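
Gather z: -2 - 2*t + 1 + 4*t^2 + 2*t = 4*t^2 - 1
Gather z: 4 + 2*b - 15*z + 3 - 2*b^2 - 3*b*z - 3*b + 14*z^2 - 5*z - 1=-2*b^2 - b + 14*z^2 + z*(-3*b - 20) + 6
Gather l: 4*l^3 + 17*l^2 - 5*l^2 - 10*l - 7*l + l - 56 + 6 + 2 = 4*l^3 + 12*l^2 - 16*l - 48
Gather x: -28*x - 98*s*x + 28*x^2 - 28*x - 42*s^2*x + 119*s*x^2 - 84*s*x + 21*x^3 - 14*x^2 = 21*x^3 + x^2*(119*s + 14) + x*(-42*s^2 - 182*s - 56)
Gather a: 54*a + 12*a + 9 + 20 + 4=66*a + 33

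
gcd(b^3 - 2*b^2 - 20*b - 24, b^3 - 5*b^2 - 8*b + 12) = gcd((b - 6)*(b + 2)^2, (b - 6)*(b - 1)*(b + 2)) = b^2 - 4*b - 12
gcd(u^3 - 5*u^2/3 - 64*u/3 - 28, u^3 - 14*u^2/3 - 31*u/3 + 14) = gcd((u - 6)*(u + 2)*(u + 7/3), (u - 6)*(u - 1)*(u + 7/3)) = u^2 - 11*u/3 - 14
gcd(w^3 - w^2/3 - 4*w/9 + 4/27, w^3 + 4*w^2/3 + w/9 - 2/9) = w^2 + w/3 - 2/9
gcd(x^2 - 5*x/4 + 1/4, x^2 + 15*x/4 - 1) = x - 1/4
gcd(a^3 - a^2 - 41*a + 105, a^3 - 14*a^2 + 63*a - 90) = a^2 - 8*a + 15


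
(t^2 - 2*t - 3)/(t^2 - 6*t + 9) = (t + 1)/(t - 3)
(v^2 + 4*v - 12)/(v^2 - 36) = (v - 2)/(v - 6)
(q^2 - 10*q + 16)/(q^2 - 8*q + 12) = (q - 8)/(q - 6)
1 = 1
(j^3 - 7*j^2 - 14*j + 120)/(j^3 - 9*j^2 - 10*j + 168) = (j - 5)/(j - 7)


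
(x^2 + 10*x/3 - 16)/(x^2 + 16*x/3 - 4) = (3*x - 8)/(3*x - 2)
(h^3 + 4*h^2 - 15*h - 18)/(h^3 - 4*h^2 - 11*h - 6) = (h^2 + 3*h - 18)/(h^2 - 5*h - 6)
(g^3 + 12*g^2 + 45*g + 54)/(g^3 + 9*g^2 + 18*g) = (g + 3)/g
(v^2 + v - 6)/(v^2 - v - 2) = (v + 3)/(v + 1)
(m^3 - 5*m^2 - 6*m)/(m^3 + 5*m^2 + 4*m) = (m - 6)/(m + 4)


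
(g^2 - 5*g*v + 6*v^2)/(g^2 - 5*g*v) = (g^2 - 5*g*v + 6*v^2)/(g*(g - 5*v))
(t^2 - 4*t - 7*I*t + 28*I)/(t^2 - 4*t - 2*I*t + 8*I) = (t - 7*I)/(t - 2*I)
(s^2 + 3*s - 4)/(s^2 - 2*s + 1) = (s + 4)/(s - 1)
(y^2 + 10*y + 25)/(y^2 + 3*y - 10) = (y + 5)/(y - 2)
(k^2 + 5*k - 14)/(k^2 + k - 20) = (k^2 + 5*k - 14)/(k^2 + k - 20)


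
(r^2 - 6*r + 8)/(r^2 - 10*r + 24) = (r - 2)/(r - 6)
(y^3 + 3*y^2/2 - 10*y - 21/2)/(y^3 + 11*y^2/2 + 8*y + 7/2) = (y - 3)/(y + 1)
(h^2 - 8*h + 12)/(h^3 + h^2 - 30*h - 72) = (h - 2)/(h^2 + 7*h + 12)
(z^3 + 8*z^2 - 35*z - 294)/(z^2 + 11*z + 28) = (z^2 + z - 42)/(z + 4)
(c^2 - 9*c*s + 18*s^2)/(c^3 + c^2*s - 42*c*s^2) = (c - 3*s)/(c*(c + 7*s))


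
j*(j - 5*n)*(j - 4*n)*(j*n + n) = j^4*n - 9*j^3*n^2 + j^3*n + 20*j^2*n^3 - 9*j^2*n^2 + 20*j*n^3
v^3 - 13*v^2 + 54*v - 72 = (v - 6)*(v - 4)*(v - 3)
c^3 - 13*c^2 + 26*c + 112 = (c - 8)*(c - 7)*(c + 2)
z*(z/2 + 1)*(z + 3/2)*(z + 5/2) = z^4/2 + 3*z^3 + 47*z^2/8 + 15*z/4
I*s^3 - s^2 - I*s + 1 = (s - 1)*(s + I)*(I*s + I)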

==*==

Output every line of the data again, exactly.

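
Gather z: -2 - 2*t + 1 + 4*t^2 + 2*t = 4*t^2 - 1
Gather z: 4 + 2*b - 15*z + 3 - 2*b^2 - 3*b*z - 3*b + 14*z^2 - 5*z - 1=-2*b^2 - b + 14*z^2 + z*(-3*b - 20) + 6
Gather l: 4*l^3 + 17*l^2 - 5*l^2 - 10*l - 7*l + l - 56 + 6 + 2 = 4*l^3 + 12*l^2 - 16*l - 48
Gather x: -28*x - 98*s*x + 28*x^2 - 28*x - 42*s^2*x + 119*s*x^2 - 84*s*x + 21*x^3 - 14*x^2 = 21*x^3 + x^2*(119*s + 14) + x*(-42*s^2 - 182*s - 56)
Gather a: 54*a + 12*a + 9 + 20 + 4=66*a + 33

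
gcd(b^3 - 2*b^2 - 20*b - 24, b^3 - 5*b^2 - 8*b + 12) = gcd((b - 6)*(b + 2)^2, (b - 6)*(b - 1)*(b + 2)) = b^2 - 4*b - 12
gcd(u^3 - 5*u^2/3 - 64*u/3 - 28, u^3 - 14*u^2/3 - 31*u/3 + 14) = gcd((u - 6)*(u + 2)*(u + 7/3), (u - 6)*(u - 1)*(u + 7/3)) = u^2 - 11*u/3 - 14
gcd(w^3 - w^2/3 - 4*w/9 + 4/27, w^3 + 4*w^2/3 + w/9 - 2/9) = w^2 + w/3 - 2/9
gcd(x^2 - 5*x/4 + 1/4, x^2 + 15*x/4 - 1) = x - 1/4
gcd(a^3 - a^2 - 41*a + 105, a^3 - 14*a^2 + 63*a - 90) = a^2 - 8*a + 15


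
(t^2 - 2*t - 3)/(t^2 - 6*t + 9) = (t + 1)/(t - 3)
(v^2 + 4*v - 12)/(v^2 - 36) = (v - 2)/(v - 6)
(q^2 - 10*q + 16)/(q^2 - 8*q + 12) = (q - 8)/(q - 6)
1 = 1
(j^3 - 7*j^2 - 14*j + 120)/(j^3 - 9*j^2 - 10*j + 168) = (j - 5)/(j - 7)


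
(x^2 + 10*x/3 - 16)/(x^2 + 16*x/3 - 4) = (3*x - 8)/(3*x - 2)
(h^3 + 4*h^2 - 15*h - 18)/(h^3 - 4*h^2 - 11*h - 6) = (h^2 + 3*h - 18)/(h^2 - 5*h - 6)
(g^3 + 12*g^2 + 45*g + 54)/(g^3 + 9*g^2 + 18*g) = (g + 3)/g
(v^2 + v - 6)/(v^2 - v - 2) = (v + 3)/(v + 1)
(m^3 - 5*m^2 - 6*m)/(m^3 + 5*m^2 + 4*m) = (m - 6)/(m + 4)


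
(g^2 - 5*g*v + 6*v^2)/(g^2 - 5*g*v) = (g^2 - 5*g*v + 6*v^2)/(g*(g - 5*v))
(t^2 - 4*t - 7*I*t + 28*I)/(t^2 - 4*t - 2*I*t + 8*I) = (t - 7*I)/(t - 2*I)
(s^2 + 3*s - 4)/(s^2 - 2*s + 1) = (s + 4)/(s - 1)
(y^2 + 10*y + 25)/(y^2 + 3*y - 10) = (y + 5)/(y - 2)
(k^2 + 5*k - 14)/(k^2 + k - 20) = (k^2 + 5*k - 14)/(k^2 + k - 20)


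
(r^2 - 6*r + 8)/(r^2 - 10*r + 24) = (r - 2)/(r - 6)
(y^3 + 3*y^2/2 - 10*y - 21/2)/(y^3 + 11*y^2/2 + 8*y + 7/2) = (y - 3)/(y + 1)
(h^2 - 8*h + 12)/(h^3 + h^2 - 30*h - 72) = (h - 2)/(h^2 + 7*h + 12)
(z^3 + 8*z^2 - 35*z - 294)/(z^2 + 11*z + 28) = (z^2 + z - 42)/(z + 4)
(c^2 - 9*c*s + 18*s^2)/(c^3 + c^2*s - 42*c*s^2) = (c - 3*s)/(c*(c + 7*s))


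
j*(j - 5*n)*(j - 4*n)*(j*n + n) = j^4*n - 9*j^3*n^2 + j^3*n + 20*j^2*n^3 - 9*j^2*n^2 + 20*j*n^3
v^3 - 13*v^2 + 54*v - 72 = (v - 6)*(v - 4)*(v - 3)
c^3 - 13*c^2 + 26*c + 112 = (c - 8)*(c - 7)*(c + 2)
z*(z/2 + 1)*(z + 3/2)*(z + 5/2) = z^4/2 + 3*z^3 + 47*z^2/8 + 15*z/4
I*s^3 - s^2 - I*s + 1 = (s - 1)*(s + I)*(I*s + I)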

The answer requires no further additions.